Goal of the exercise ::
If a line appears in the data below, it must appear in your answer exactly as given.
━━━━━━━━━━━━━━━━━━━━━━━━━━━━━━
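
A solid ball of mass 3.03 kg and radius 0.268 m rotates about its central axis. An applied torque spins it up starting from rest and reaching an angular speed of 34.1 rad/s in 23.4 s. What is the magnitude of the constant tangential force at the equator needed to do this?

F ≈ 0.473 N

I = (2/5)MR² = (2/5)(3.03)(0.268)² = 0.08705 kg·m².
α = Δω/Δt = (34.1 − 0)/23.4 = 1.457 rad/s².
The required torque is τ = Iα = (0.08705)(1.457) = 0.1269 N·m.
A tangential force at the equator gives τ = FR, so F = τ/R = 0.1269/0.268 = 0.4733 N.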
━━━━━━━━━━━━━━━━━━━━━━━━━━━━━━
Answer for this exercise ::
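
A solid ball of mass 3.03 kg and radius 0.268 m rotates about its central axis. An applied torque spins it up starting from rest and reaching an angular speed of 34.1 rad/s in 23.4 s. What is the magnitude of the constant tangential force at the equator needed to do this?

F ≈ 0.473 N

I = (2/5)MR² = (2/5)(3.03)(0.268)² = 0.08705 kg·m².
α = Δω/Δt = (34.1 − 0)/23.4 = 1.457 rad/s².
The required torque is τ = Iα = (0.08705)(1.457) = 0.1269 N·m.
A tangential force at the equator gives τ = FR, so F = τ/R = 0.1269/0.268 = 0.4733 N.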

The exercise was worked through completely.